-- Opening Marker --
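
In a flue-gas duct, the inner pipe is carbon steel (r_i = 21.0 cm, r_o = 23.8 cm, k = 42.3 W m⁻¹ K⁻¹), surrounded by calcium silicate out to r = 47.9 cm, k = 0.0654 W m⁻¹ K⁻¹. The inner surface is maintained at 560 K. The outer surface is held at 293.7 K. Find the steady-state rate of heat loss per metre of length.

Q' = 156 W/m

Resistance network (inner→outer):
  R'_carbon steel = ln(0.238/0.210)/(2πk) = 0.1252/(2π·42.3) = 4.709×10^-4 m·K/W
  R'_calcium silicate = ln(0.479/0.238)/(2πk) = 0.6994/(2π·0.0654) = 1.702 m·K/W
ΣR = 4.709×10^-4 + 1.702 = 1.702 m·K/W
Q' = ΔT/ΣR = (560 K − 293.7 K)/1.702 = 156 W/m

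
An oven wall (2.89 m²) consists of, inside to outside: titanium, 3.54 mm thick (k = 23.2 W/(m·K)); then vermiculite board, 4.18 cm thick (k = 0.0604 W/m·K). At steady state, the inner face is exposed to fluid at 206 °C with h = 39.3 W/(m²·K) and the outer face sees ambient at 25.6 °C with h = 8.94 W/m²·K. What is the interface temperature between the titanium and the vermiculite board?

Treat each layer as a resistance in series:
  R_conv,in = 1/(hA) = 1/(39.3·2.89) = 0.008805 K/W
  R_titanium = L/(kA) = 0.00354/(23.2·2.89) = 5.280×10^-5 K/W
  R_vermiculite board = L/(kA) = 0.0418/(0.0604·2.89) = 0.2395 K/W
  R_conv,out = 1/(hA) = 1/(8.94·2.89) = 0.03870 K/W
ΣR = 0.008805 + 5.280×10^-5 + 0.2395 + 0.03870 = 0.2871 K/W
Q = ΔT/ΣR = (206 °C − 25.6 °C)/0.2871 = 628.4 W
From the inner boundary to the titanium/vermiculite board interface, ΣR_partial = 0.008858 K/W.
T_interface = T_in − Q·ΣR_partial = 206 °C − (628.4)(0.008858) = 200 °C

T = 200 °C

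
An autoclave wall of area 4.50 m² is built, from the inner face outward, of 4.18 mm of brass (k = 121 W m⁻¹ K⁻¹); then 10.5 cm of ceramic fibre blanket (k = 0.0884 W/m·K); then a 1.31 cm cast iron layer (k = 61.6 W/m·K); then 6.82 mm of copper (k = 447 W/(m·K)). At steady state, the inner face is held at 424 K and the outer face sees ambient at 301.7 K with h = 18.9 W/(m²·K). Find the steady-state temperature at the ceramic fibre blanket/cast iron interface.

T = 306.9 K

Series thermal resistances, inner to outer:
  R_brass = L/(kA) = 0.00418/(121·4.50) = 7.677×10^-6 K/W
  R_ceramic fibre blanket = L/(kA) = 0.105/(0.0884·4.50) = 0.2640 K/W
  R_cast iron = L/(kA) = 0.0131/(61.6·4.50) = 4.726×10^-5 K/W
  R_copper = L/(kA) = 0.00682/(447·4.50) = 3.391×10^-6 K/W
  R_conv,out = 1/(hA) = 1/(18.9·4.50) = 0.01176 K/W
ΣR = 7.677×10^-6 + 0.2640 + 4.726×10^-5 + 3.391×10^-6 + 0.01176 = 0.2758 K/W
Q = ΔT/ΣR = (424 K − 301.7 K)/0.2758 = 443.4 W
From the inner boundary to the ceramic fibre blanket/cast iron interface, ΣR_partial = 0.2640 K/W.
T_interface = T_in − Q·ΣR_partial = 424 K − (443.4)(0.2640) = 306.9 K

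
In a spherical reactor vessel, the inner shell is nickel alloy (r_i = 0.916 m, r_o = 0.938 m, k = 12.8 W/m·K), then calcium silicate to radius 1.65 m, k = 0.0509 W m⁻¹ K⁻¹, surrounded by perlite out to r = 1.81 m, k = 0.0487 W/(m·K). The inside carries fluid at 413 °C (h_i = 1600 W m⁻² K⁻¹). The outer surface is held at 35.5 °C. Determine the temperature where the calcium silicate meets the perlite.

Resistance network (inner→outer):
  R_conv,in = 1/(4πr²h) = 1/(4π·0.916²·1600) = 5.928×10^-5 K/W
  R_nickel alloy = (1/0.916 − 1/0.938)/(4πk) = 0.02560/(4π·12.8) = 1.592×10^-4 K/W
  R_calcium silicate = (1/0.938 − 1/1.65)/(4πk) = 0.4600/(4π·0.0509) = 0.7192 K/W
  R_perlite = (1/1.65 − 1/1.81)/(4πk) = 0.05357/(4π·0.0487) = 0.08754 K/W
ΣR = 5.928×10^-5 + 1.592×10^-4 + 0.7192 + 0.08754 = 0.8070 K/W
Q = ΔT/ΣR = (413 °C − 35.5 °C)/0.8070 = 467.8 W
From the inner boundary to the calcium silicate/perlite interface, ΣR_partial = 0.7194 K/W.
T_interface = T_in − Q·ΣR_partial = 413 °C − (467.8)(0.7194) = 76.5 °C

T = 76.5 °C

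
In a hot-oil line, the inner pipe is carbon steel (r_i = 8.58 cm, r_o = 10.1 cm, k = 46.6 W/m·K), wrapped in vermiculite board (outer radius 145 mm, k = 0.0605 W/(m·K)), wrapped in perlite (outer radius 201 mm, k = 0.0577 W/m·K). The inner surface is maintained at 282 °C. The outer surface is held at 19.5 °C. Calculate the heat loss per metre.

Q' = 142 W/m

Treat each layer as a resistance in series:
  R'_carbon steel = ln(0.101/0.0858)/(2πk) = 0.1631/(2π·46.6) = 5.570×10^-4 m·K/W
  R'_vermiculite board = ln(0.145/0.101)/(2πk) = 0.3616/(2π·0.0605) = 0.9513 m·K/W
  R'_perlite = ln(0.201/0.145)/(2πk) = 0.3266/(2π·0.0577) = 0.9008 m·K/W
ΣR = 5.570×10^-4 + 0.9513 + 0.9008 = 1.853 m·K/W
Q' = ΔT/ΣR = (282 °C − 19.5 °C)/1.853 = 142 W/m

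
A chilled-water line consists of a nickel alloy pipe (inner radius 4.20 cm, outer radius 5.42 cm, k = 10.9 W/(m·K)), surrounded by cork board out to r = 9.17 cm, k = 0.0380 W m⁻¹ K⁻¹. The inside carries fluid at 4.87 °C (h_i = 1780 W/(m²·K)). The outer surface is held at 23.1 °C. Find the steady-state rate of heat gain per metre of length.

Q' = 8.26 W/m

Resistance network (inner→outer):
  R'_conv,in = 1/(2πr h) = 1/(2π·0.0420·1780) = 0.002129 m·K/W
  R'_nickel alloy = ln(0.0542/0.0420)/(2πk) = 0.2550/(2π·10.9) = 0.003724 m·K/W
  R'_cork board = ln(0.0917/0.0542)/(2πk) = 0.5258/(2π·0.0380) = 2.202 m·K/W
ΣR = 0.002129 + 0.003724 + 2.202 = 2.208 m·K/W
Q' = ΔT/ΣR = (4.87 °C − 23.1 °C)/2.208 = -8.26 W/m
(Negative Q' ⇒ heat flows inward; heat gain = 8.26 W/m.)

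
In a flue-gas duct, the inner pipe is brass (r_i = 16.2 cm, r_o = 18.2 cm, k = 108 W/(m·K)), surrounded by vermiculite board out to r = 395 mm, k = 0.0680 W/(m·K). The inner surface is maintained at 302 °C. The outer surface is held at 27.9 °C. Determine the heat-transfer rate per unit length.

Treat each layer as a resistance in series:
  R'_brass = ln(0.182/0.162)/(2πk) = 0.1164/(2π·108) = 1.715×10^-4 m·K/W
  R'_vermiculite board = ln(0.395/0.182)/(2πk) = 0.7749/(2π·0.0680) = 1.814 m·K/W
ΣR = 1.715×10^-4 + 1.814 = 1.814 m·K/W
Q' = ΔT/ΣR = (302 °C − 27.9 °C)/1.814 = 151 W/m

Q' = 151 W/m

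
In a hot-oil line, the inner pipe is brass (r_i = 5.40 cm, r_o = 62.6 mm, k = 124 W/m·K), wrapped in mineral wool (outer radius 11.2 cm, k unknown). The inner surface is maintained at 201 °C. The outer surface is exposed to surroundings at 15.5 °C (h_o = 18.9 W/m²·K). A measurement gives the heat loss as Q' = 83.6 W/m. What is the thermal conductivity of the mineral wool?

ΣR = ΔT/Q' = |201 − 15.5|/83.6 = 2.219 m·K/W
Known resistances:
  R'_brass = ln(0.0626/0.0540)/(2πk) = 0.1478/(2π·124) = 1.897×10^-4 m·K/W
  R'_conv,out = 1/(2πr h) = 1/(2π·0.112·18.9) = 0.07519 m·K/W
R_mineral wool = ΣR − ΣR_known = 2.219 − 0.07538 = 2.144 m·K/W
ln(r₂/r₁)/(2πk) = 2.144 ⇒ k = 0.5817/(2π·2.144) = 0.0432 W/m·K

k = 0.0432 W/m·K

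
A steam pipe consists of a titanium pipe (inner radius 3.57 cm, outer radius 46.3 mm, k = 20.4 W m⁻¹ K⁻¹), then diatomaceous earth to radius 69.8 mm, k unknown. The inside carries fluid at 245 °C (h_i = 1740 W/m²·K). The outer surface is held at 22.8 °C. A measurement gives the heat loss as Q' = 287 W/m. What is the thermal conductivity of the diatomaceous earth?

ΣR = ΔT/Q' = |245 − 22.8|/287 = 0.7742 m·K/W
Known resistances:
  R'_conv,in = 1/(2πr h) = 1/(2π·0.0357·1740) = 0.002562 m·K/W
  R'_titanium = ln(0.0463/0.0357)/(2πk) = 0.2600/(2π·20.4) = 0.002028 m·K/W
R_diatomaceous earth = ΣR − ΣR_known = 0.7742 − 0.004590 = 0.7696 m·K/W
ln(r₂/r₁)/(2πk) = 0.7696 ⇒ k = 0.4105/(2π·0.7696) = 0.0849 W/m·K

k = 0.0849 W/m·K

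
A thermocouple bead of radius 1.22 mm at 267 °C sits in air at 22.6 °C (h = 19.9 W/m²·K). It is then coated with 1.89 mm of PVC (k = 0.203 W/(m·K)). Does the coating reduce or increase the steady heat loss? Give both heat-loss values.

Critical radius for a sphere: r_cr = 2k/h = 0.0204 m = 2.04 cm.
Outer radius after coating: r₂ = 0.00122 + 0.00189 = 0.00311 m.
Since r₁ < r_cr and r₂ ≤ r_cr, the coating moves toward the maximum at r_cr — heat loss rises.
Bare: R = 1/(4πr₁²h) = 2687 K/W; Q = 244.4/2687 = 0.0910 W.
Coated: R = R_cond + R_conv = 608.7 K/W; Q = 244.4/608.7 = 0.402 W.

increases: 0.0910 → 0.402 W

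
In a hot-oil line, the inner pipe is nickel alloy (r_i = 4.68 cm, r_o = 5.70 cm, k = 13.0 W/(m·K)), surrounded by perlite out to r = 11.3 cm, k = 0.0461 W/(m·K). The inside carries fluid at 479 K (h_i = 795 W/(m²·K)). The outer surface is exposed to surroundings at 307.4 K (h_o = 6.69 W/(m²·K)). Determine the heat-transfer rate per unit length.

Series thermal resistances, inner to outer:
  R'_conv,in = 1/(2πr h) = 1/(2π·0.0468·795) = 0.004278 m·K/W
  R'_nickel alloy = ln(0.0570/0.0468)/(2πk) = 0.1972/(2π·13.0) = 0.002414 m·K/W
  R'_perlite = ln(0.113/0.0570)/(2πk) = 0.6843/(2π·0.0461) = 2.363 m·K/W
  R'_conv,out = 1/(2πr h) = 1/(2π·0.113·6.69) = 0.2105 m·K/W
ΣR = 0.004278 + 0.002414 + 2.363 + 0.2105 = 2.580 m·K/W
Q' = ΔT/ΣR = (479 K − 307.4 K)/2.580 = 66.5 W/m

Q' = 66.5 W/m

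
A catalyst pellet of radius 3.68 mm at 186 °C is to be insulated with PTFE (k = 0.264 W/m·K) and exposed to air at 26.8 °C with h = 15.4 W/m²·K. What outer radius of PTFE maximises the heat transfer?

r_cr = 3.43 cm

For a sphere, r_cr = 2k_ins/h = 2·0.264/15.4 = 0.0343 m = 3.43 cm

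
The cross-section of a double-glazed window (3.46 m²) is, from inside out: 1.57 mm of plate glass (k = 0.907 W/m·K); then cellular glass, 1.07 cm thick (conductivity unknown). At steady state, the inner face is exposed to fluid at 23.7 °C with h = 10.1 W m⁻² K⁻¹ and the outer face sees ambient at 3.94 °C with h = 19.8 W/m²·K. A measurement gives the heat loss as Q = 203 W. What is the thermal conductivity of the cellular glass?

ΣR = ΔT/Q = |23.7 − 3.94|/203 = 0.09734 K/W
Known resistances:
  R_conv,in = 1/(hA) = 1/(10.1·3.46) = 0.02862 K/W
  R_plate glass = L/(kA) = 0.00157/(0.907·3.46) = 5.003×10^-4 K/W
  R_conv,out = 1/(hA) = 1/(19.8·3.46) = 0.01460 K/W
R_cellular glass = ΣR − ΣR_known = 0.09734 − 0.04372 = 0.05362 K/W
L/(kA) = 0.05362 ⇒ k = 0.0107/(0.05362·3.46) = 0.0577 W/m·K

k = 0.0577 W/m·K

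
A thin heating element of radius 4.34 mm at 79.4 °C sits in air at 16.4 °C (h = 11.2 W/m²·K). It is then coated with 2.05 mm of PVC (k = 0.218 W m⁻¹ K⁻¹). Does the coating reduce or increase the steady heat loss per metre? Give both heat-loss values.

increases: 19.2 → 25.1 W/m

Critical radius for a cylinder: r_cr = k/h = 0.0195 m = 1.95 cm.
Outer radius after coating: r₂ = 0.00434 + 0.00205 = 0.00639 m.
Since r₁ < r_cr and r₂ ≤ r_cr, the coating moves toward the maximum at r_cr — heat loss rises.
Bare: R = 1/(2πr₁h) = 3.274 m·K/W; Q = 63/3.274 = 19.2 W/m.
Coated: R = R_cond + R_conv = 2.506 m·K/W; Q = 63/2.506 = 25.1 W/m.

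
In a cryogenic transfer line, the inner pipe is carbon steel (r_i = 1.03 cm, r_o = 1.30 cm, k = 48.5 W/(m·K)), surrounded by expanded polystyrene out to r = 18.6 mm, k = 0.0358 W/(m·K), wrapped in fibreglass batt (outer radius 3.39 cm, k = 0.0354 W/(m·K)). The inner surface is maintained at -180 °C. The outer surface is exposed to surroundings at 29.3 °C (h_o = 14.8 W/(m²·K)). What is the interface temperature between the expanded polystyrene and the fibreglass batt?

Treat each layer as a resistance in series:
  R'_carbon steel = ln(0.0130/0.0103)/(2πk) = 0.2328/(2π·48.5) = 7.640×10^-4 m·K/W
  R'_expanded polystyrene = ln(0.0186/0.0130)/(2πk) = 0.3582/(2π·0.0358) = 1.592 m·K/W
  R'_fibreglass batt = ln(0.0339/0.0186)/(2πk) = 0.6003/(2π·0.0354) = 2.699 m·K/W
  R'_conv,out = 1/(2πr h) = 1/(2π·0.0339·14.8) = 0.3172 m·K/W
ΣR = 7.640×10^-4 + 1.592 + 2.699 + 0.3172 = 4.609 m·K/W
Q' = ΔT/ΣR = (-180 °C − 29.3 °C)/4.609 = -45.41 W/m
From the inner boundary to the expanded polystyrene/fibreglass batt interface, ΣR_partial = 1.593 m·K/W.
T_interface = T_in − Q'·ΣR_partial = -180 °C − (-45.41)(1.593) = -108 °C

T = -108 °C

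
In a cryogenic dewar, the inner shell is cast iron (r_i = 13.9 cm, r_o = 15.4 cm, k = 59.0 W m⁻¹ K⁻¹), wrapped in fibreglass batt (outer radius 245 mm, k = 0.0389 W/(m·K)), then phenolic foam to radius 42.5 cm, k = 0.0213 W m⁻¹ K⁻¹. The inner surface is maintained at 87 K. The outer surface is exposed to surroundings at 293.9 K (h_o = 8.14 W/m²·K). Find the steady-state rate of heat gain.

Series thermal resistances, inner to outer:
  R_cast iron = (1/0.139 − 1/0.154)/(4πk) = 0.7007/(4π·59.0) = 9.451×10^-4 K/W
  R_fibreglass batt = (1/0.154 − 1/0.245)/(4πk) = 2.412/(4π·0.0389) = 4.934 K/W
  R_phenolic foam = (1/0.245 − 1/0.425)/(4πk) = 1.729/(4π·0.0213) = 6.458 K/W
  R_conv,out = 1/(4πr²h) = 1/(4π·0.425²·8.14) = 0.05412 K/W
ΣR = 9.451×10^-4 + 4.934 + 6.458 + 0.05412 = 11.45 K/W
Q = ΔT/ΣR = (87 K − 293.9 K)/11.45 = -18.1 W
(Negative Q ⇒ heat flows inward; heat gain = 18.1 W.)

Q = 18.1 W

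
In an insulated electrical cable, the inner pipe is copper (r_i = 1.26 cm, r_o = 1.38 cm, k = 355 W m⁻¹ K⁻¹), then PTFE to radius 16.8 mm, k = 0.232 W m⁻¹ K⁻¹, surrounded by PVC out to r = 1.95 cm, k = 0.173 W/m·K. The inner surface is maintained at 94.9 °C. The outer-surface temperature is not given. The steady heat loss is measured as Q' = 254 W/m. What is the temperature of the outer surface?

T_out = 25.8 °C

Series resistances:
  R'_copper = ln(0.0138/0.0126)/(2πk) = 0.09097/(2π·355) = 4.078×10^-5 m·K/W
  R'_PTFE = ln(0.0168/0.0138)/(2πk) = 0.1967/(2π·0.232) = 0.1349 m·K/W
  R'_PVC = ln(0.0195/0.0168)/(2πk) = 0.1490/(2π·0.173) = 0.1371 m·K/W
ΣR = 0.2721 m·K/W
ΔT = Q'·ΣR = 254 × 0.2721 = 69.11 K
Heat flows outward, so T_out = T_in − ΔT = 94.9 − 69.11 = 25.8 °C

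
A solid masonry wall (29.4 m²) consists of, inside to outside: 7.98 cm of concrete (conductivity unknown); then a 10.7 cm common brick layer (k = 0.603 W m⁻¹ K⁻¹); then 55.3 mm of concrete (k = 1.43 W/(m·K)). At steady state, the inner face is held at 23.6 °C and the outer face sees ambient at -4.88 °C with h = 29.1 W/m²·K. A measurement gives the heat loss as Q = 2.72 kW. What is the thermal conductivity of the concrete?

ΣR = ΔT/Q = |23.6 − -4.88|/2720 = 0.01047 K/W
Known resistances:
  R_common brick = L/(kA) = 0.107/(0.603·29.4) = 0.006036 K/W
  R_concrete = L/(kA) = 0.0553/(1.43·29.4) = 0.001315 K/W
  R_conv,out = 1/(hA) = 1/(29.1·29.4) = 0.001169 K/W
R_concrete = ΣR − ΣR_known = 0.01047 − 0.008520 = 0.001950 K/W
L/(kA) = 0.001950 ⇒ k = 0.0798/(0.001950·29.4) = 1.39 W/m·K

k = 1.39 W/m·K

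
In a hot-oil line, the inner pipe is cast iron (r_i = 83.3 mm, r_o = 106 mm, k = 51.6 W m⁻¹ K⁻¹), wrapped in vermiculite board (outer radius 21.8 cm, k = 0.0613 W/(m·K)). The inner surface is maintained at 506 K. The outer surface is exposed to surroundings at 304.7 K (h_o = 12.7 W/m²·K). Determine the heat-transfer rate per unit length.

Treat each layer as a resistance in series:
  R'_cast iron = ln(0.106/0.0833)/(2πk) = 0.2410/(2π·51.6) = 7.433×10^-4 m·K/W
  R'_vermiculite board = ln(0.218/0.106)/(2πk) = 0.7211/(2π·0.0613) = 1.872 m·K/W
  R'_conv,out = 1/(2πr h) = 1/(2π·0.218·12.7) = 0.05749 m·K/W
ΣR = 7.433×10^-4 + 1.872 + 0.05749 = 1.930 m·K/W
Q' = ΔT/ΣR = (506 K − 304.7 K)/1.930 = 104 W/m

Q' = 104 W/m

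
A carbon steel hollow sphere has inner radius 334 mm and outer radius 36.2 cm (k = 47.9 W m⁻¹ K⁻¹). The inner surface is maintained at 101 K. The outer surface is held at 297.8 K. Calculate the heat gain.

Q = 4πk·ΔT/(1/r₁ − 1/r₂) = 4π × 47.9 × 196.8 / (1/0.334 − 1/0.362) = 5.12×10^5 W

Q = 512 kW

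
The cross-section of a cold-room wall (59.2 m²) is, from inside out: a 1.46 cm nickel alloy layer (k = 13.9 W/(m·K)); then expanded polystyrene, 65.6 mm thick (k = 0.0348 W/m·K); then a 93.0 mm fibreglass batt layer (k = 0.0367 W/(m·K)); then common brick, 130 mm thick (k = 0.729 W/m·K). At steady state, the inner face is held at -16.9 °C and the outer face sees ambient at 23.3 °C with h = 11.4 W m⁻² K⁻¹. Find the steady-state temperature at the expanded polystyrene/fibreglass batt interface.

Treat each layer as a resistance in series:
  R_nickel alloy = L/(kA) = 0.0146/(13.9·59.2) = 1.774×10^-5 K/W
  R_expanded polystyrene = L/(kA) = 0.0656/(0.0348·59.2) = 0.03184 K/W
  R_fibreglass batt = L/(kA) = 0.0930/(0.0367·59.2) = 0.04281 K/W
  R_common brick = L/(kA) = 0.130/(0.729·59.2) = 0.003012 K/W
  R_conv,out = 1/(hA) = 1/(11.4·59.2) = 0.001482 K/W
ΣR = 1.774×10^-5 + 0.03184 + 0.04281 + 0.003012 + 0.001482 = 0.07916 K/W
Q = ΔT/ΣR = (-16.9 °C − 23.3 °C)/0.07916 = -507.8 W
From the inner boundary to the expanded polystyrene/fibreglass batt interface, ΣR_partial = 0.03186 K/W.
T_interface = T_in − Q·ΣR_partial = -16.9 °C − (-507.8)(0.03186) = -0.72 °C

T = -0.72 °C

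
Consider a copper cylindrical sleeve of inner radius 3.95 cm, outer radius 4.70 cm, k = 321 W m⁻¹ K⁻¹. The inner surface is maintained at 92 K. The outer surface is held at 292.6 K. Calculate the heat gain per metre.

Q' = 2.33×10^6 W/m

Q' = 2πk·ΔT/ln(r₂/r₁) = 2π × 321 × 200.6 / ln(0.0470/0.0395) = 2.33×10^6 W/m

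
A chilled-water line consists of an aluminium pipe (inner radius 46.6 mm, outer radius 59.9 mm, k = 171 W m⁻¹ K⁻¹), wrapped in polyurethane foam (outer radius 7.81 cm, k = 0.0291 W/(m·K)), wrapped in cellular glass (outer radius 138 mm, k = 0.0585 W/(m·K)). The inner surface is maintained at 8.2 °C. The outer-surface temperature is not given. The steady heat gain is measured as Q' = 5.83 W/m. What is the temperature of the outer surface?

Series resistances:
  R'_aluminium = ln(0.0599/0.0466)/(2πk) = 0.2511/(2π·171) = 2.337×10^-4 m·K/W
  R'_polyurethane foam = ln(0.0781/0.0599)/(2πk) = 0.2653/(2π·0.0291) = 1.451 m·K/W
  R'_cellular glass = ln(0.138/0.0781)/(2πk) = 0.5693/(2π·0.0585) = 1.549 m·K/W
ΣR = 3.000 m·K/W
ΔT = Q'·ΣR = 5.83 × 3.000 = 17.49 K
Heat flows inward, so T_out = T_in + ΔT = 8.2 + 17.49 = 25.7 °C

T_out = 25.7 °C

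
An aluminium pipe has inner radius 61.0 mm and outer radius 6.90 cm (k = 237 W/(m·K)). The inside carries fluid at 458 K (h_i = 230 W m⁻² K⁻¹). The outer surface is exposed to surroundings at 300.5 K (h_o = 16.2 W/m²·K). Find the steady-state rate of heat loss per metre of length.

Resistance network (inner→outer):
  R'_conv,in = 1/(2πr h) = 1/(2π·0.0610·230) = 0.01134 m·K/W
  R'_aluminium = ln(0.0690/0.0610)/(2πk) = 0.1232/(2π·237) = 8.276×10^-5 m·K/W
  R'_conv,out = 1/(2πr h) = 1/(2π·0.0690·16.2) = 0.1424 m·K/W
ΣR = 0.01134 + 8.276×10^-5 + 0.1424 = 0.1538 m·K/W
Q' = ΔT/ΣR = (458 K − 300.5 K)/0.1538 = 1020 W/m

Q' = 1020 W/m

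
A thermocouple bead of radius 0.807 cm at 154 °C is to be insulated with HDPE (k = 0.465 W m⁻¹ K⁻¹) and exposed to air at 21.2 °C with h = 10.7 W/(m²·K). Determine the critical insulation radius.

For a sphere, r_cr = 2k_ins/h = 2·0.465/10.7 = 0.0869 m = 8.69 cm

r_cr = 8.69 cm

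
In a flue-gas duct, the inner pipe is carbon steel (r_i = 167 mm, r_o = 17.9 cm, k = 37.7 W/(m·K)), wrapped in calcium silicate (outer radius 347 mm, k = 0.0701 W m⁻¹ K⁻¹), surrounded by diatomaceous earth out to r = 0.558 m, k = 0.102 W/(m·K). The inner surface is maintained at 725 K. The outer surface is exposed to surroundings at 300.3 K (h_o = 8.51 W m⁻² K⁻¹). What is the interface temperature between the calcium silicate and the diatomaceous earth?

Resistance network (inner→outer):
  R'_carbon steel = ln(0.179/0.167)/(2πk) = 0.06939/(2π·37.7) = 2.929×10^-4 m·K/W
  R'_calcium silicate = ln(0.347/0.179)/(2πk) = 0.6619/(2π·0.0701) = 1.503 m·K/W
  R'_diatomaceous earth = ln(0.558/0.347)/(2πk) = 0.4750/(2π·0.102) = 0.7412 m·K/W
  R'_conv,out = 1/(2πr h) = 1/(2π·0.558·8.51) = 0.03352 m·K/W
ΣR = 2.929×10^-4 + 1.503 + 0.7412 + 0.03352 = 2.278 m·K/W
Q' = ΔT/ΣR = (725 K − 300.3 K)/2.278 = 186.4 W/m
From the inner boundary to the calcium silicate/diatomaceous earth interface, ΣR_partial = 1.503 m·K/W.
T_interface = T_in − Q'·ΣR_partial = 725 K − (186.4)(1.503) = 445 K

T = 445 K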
-- Closing Marker --
TASK TO COMPLETE: Nothing but the lines from the one containing "and the diatomaceous earth?" through the final line of the listing above belongs in the answer; set them down exactly.

WRITTEN RESPONSE:
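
In a flue-gas duct, the inner pipe is carbon steel (r_i = 167 mm, r_o = 17.9 cm, k = 37.7 W/(m·K)), wrapped in calcium silicate (outer radius 347 mm, k = 0.0701 W m⁻¹ K⁻¹), surrounded by diatomaceous earth out to r = 0.558 m, k = 0.102 W/(m·K). The inner surface is maintained at 725 K. The outer surface is exposed to surroundings at 300.3 K (h_o = 8.51 W m⁻² K⁻¹). What is the interface temperature between the calcium silicate and the diatomaceous earth?

Resistance network (inner→outer):
  R'_carbon steel = ln(0.179/0.167)/(2πk) = 0.06939/(2π·37.7) = 2.929×10^-4 m·K/W
  R'_calcium silicate = ln(0.347/0.179)/(2πk) = 0.6619/(2π·0.0701) = 1.503 m·K/W
  R'_diatomaceous earth = ln(0.558/0.347)/(2πk) = 0.4750/(2π·0.102) = 0.7412 m·K/W
  R'_conv,out = 1/(2πr h) = 1/(2π·0.558·8.51) = 0.03352 m·K/W
ΣR = 2.929×10^-4 + 1.503 + 0.7412 + 0.03352 = 2.278 m·K/W
Q' = ΔT/ΣR = (725 K − 300.3 K)/2.278 = 186.4 W/m
From the inner boundary to the calcium silicate/diatomaceous earth interface, ΣR_partial = 1.503 m·K/W.
T_interface = T_in − Q'·ΣR_partial = 725 K − (186.4)(1.503) = 445 K

T = 445 K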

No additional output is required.